Extracted data:
++++++++++++++++++++

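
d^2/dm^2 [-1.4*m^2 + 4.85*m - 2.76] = -2.80000000000000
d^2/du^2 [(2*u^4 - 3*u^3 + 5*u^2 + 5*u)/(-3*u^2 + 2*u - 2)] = 2*(-18*u^6 + 36*u^5 - 60*u^4 - 17*u^3 + 6*u^2 + 126*u - 40)/(27*u^6 - 54*u^5 + 90*u^4 - 80*u^3 + 60*u^2 - 24*u + 8)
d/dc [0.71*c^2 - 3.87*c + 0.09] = 1.42*c - 3.87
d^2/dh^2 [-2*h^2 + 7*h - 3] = -4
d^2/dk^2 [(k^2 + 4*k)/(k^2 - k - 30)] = 10*(k^3 + 18*k^2 + 72*k + 156)/(k^6 - 3*k^5 - 87*k^4 + 179*k^3 + 2610*k^2 - 2700*k - 27000)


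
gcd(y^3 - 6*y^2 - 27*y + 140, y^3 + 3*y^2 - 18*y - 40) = y^2 + y - 20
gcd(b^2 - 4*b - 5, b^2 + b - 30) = b - 5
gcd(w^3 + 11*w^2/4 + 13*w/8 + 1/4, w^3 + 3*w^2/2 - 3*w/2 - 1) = w^2 + 5*w/2 + 1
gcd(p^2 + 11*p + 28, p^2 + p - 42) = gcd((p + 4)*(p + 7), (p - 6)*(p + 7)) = p + 7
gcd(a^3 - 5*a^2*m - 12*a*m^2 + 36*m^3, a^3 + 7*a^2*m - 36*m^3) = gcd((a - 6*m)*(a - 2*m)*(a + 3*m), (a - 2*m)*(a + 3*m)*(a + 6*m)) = a^2 + a*m - 6*m^2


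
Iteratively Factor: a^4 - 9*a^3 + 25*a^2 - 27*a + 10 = (a - 5)*(a^3 - 4*a^2 + 5*a - 2) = (a - 5)*(a - 1)*(a^2 - 3*a + 2) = (a - 5)*(a - 1)^2*(a - 2)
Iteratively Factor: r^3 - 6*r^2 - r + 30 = (r + 2)*(r^2 - 8*r + 15) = (r - 5)*(r + 2)*(r - 3)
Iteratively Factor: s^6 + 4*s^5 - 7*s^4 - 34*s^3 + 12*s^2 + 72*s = (s + 3)*(s^5 + s^4 - 10*s^3 - 4*s^2 + 24*s) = (s + 3)^2*(s^4 - 2*s^3 - 4*s^2 + 8*s) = (s - 2)*(s + 3)^2*(s^3 - 4*s) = (s - 2)*(s + 2)*(s + 3)^2*(s^2 - 2*s) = s*(s - 2)*(s + 2)*(s + 3)^2*(s - 2)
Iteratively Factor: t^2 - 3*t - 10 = (t + 2)*(t - 5)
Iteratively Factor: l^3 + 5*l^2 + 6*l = (l)*(l^2 + 5*l + 6) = l*(l + 3)*(l + 2)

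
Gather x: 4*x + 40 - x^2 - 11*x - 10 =-x^2 - 7*x + 30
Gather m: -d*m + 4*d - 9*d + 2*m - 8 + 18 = -5*d + m*(2 - d) + 10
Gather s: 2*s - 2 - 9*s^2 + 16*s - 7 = -9*s^2 + 18*s - 9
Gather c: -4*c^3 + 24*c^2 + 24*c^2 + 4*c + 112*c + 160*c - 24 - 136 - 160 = -4*c^3 + 48*c^2 + 276*c - 320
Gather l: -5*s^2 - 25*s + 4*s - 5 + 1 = -5*s^2 - 21*s - 4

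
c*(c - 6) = c^2 - 6*c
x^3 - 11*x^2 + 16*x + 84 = (x - 7)*(x - 6)*(x + 2)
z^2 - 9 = (z - 3)*(z + 3)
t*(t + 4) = t^2 + 4*t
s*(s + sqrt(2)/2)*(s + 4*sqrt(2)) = s^3 + 9*sqrt(2)*s^2/2 + 4*s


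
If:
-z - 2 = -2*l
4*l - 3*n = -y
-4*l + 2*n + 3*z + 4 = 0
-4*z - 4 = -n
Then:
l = 5/9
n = 4/9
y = -8/9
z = -8/9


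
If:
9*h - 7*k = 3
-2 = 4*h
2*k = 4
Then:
No Solution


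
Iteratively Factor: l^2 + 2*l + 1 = (l + 1)*(l + 1)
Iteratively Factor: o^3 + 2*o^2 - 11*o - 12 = (o + 4)*(o^2 - 2*o - 3) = (o + 1)*(o + 4)*(o - 3)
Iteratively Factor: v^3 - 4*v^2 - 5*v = (v)*(v^2 - 4*v - 5) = v*(v - 5)*(v + 1)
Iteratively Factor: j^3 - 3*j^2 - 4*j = (j)*(j^2 - 3*j - 4) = j*(j + 1)*(j - 4)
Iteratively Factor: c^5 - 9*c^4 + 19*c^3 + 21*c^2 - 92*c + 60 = (c + 2)*(c^4 - 11*c^3 + 41*c^2 - 61*c + 30) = (c - 3)*(c + 2)*(c^3 - 8*c^2 + 17*c - 10) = (c - 3)*(c - 1)*(c + 2)*(c^2 - 7*c + 10) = (c - 3)*(c - 2)*(c - 1)*(c + 2)*(c - 5)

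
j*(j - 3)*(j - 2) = j^3 - 5*j^2 + 6*j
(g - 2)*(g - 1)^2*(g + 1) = g^4 - 3*g^3 + g^2 + 3*g - 2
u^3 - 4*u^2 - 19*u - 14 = (u - 7)*(u + 1)*(u + 2)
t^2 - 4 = (t - 2)*(t + 2)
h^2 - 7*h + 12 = (h - 4)*(h - 3)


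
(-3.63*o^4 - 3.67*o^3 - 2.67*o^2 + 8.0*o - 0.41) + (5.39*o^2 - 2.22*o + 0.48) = -3.63*o^4 - 3.67*o^3 + 2.72*o^2 + 5.78*o + 0.07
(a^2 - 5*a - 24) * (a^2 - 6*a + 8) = a^4 - 11*a^3 + 14*a^2 + 104*a - 192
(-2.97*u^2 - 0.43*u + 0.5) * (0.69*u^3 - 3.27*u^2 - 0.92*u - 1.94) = -2.0493*u^5 + 9.4152*u^4 + 4.4835*u^3 + 4.5224*u^2 + 0.3742*u - 0.97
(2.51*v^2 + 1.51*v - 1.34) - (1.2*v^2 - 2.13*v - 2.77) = 1.31*v^2 + 3.64*v + 1.43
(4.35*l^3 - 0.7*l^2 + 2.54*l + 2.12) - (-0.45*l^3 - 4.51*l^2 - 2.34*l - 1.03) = 4.8*l^3 + 3.81*l^2 + 4.88*l + 3.15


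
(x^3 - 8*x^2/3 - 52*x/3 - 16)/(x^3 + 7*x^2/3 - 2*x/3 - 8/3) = (x - 6)/(x - 1)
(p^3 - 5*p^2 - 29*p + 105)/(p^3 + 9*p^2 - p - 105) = (p - 7)/(p + 7)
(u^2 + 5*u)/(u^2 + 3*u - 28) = u*(u + 5)/(u^2 + 3*u - 28)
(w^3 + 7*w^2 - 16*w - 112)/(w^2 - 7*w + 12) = (w^2 + 11*w + 28)/(w - 3)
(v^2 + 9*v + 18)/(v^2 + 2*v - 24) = (v + 3)/(v - 4)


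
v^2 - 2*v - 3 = (v - 3)*(v + 1)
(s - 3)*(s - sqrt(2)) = s^2 - 3*s - sqrt(2)*s + 3*sqrt(2)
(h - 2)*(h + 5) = h^2 + 3*h - 10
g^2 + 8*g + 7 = (g + 1)*(g + 7)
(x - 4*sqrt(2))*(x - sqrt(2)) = x^2 - 5*sqrt(2)*x + 8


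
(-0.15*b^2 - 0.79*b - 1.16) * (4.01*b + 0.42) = -0.6015*b^3 - 3.2309*b^2 - 4.9834*b - 0.4872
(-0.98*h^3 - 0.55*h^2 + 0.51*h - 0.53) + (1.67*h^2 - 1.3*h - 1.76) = -0.98*h^3 + 1.12*h^2 - 0.79*h - 2.29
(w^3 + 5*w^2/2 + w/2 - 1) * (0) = 0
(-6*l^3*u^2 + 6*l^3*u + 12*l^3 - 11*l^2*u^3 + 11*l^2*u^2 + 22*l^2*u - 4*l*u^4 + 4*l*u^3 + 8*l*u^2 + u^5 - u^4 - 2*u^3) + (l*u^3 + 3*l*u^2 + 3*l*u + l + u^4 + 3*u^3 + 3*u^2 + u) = -6*l^3*u^2 + 6*l^3*u + 12*l^3 - 11*l^2*u^3 + 11*l^2*u^2 + 22*l^2*u - 4*l*u^4 + 5*l*u^3 + 11*l*u^2 + 3*l*u + l + u^5 + u^3 + 3*u^2 + u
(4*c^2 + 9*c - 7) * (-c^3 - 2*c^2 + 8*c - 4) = -4*c^5 - 17*c^4 + 21*c^3 + 70*c^2 - 92*c + 28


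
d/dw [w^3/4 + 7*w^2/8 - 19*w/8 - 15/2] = 3*w^2/4 + 7*w/4 - 19/8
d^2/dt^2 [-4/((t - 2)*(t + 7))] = 8*(-(t - 2)^2 - (t - 2)*(t + 7) - (t + 7)^2)/((t - 2)^3*(t + 7)^3)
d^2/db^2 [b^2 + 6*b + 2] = 2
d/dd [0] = 0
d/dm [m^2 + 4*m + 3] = 2*m + 4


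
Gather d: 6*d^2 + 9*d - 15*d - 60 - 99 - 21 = 6*d^2 - 6*d - 180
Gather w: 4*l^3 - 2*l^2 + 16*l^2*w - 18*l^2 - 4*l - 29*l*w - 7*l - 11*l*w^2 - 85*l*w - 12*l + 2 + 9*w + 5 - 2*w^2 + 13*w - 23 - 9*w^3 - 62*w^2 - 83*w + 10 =4*l^3 - 20*l^2 - 23*l - 9*w^3 + w^2*(-11*l - 64) + w*(16*l^2 - 114*l - 61) - 6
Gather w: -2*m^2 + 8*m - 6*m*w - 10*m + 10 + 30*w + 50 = -2*m^2 - 2*m + w*(30 - 6*m) + 60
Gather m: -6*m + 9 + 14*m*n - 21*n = m*(14*n - 6) - 21*n + 9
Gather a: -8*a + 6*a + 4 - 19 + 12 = -2*a - 3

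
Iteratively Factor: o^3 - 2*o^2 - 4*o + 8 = (o - 2)*(o^2 - 4) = (o - 2)^2*(o + 2)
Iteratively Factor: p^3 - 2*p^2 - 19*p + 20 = (p - 5)*(p^2 + 3*p - 4) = (p - 5)*(p + 4)*(p - 1)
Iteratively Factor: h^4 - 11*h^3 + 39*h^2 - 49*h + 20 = (h - 1)*(h^3 - 10*h^2 + 29*h - 20) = (h - 5)*(h - 1)*(h^2 - 5*h + 4) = (h - 5)*(h - 4)*(h - 1)*(h - 1)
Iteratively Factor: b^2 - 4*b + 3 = (b - 1)*(b - 3)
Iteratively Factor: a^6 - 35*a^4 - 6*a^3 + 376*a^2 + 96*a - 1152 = (a - 4)*(a^5 + 4*a^4 - 19*a^3 - 82*a^2 + 48*a + 288) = (a - 4)*(a + 3)*(a^4 + a^3 - 22*a^2 - 16*a + 96) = (a - 4)*(a - 2)*(a + 3)*(a^3 + 3*a^2 - 16*a - 48) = (a - 4)^2*(a - 2)*(a + 3)*(a^2 + 7*a + 12) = (a - 4)^2*(a - 2)*(a + 3)^2*(a + 4)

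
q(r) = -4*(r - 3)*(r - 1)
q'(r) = 16 - 8*r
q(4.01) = -12.16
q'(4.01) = -16.08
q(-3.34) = -110.06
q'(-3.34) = 42.72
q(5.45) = -43.61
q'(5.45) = -27.60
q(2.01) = 4.00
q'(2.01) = -0.08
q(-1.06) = -33.45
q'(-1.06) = 24.48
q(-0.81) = -27.58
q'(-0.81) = 22.48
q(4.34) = -17.90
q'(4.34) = -18.72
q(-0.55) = -22.01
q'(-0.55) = 20.40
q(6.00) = -60.00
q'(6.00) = -32.00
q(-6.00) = -252.00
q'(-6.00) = 64.00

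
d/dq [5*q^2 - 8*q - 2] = 10*q - 8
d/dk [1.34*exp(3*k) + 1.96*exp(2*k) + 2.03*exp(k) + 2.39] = (4.02*exp(2*k) + 3.92*exp(k) + 2.03)*exp(k)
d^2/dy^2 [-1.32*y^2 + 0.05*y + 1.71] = -2.64000000000000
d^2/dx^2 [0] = 0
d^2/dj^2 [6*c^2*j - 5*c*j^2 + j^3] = -10*c + 6*j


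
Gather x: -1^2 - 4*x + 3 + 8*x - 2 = 4*x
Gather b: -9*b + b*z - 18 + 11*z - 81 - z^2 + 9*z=b*(z - 9) - z^2 + 20*z - 99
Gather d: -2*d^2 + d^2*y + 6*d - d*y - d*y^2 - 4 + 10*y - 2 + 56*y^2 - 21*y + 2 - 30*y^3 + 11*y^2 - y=d^2*(y - 2) + d*(-y^2 - y + 6) - 30*y^3 + 67*y^2 - 12*y - 4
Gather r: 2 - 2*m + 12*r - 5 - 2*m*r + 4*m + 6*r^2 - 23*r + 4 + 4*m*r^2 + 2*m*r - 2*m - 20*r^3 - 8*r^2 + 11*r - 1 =-20*r^3 + r^2*(4*m - 2)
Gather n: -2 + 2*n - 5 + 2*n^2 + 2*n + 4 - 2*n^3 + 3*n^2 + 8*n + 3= -2*n^3 + 5*n^2 + 12*n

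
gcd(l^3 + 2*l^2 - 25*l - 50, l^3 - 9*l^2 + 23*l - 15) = l - 5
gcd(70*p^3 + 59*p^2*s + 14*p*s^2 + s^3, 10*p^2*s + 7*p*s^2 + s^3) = 10*p^2 + 7*p*s + s^2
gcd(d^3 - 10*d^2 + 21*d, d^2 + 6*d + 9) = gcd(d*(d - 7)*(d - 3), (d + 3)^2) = 1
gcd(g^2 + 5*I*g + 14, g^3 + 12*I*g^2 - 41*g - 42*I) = g + 7*I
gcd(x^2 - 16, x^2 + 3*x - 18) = 1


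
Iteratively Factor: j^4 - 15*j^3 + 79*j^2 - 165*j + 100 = (j - 1)*(j^3 - 14*j^2 + 65*j - 100) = (j - 4)*(j - 1)*(j^2 - 10*j + 25) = (j - 5)*(j - 4)*(j - 1)*(j - 5)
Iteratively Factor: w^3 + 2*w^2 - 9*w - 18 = (w + 2)*(w^2 - 9) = (w - 3)*(w + 2)*(w + 3)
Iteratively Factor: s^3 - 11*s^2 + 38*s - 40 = (s - 2)*(s^2 - 9*s + 20) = (s - 4)*(s - 2)*(s - 5)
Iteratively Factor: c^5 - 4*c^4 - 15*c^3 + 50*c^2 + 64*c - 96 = (c - 1)*(c^4 - 3*c^3 - 18*c^2 + 32*c + 96) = (c - 1)*(c + 3)*(c^3 - 6*c^2 + 32) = (c - 1)*(c + 2)*(c + 3)*(c^2 - 8*c + 16) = (c - 4)*(c - 1)*(c + 2)*(c + 3)*(c - 4)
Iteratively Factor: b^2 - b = (b)*(b - 1)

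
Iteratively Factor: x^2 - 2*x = (x - 2)*(x)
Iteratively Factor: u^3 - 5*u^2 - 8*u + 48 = (u - 4)*(u^2 - u - 12) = (u - 4)^2*(u + 3)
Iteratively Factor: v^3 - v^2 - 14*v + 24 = (v - 3)*(v^2 + 2*v - 8) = (v - 3)*(v + 4)*(v - 2)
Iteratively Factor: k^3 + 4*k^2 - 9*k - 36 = (k + 4)*(k^2 - 9) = (k + 3)*(k + 4)*(k - 3)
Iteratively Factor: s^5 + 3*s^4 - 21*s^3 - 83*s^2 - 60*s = (s + 3)*(s^4 - 21*s^2 - 20*s) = (s - 5)*(s + 3)*(s^3 + 5*s^2 + 4*s) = (s - 5)*(s + 3)*(s + 4)*(s^2 + s) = (s - 5)*(s + 1)*(s + 3)*(s + 4)*(s)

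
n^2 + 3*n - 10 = (n - 2)*(n + 5)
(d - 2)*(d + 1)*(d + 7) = d^3 + 6*d^2 - 9*d - 14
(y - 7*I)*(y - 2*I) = y^2 - 9*I*y - 14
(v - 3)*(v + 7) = v^2 + 4*v - 21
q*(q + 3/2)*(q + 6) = q^3 + 15*q^2/2 + 9*q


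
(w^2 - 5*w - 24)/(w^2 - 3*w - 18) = (w - 8)/(w - 6)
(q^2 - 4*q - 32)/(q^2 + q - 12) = (q - 8)/(q - 3)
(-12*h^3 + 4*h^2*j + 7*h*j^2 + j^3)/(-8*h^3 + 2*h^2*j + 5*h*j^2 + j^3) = (6*h + j)/(4*h + j)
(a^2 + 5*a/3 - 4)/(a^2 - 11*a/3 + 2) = (3*a^2 + 5*a - 12)/(3*a^2 - 11*a + 6)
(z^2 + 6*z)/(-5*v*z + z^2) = (z + 6)/(-5*v + z)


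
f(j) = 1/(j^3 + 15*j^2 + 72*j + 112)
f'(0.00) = -0.00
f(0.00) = 0.01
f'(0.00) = -0.00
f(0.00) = 0.01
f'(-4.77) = 1.63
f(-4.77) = 0.76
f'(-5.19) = 0.44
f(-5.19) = 0.39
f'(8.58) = -0.00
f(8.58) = 0.00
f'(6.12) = -0.00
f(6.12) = 0.00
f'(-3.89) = -491.71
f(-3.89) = 26.57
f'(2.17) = -0.00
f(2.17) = 0.00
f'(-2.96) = -0.50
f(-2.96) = 0.23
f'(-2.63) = -0.21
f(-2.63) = 0.12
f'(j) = (-3*j^2 - 30*j - 72)/(j^3 + 15*j^2 + 72*j + 112)^2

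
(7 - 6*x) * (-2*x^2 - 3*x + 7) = 12*x^3 + 4*x^2 - 63*x + 49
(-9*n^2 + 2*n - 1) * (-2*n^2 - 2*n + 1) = 18*n^4 + 14*n^3 - 11*n^2 + 4*n - 1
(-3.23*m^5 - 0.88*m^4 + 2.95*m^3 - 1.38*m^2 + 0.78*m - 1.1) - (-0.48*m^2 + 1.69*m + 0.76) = -3.23*m^5 - 0.88*m^4 + 2.95*m^3 - 0.9*m^2 - 0.91*m - 1.86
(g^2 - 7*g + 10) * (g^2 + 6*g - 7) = g^4 - g^3 - 39*g^2 + 109*g - 70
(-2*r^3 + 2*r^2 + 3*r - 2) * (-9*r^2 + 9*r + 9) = 18*r^5 - 36*r^4 - 27*r^3 + 63*r^2 + 9*r - 18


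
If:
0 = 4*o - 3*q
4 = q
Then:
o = 3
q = 4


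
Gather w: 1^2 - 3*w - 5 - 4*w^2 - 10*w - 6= -4*w^2 - 13*w - 10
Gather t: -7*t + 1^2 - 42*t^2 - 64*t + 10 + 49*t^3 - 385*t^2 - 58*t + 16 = 49*t^3 - 427*t^2 - 129*t + 27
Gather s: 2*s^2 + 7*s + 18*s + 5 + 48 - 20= 2*s^2 + 25*s + 33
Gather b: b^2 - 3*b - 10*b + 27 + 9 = b^2 - 13*b + 36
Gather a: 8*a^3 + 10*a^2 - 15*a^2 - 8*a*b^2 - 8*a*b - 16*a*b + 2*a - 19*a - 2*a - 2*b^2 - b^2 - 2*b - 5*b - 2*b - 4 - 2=8*a^3 - 5*a^2 + a*(-8*b^2 - 24*b - 19) - 3*b^2 - 9*b - 6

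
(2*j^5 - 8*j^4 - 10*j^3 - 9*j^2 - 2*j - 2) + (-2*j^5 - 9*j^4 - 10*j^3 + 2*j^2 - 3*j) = -17*j^4 - 20*j^3 - 7*j^2 - 5*j - 2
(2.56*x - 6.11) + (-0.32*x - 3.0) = 2.24*x - 9.11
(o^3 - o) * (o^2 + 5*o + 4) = o^5 + 5*o^4 + 3*o^3 - 5*o^2 - 4*o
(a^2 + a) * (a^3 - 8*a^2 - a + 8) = a^5 - 7*a^4 - 9*a^3 + 7*a^2 + 8*a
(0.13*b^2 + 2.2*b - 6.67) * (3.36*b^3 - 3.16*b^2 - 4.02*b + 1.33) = 0.4368*b^5 + 6.9812*b^4 - 29.8858*b^3 + 12.4061*b^2 + 29.7394*b - 8.8711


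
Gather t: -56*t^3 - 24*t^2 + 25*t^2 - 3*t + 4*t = -56*t^3 + t^2 + t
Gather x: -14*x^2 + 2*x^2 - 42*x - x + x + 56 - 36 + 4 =-12*x^2 - 42*x + 24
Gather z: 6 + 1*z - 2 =z + 4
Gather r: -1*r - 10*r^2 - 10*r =-10*r^2 - 11*r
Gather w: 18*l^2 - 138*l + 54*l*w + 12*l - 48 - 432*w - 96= 18*l^2 - 126*l + w*(54*l - 432) - 144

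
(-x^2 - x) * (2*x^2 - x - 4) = -2*x^4 - x^3 + 5*x^2 + 4*x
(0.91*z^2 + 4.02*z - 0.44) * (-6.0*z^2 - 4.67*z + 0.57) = -5.46*z^4 - 28.3697*z^3 - 15.6147*z^2 + 4.3462*z - 0.2508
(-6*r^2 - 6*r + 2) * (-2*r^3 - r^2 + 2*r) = 12*r^5 + 18*r^4 - 10*r^3 - 14*r^2 + 4*r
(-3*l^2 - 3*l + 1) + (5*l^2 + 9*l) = 2*l^2 + 6*l + 1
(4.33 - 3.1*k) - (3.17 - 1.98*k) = 1.16 - 1.12*k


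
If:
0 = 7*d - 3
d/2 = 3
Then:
No Solution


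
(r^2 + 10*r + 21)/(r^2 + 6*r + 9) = (r + 7)/(r + 3)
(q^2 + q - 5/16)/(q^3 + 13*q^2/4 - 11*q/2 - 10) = (q - 1/4)/(q^2 + 2*q - 8)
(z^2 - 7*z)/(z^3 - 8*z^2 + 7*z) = 1/(z - 1)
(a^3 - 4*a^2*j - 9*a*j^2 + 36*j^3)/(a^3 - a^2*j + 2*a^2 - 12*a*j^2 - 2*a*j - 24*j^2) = (a - 3*j)/(a + 2)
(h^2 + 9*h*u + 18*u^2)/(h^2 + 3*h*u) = (h + 6*u)/h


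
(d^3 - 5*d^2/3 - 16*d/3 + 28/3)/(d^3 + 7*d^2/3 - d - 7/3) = (d^2 - 4*d + 4)/(d^2 - 1)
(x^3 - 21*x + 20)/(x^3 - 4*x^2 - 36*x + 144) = (x^2 + 4*x - 5)/(x^2 - 36)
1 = 1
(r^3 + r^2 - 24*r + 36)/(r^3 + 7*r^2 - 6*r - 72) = (r - 2)/(r + 4)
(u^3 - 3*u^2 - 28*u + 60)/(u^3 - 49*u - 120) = (u^2 - 8*u + 12)/(u^2 - 5*u - 24)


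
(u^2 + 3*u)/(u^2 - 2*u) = (u + 3)/(u - 2)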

++++++++++++++++++++

What the exercise asks: Beginning at the line above that contains "(2*j^5 - 8*j^4", return each line exactly through the line that contains "(a^2 + a) * (a^3", and no others.

Solution to the problem:
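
(2*j^5 - 8*j^4 - 10*j^3 - 9*j^2 - 2*j - 2) + (-2*j^5 - 9*j^4 - 10*j^3 + 2*j^2 - 3*j) = -17*j^4 - 20*j^3 - 7*j^2 - 5*j - 2
(2.56*x - 6.11) + (-0.32*x - 3.0) = 2.24*x - 9.11
(o^3 - o) * (o^2 + 5*o + 4) = o^5 + 5*o^4 + 3*o^3 - 5*o^2 - 4*o
(a^2 + a) * (a^3 - 8*a^2 - a + 8) = a^5 - 7*a^4 - 9*a^3 + 7*a^2 + 8*a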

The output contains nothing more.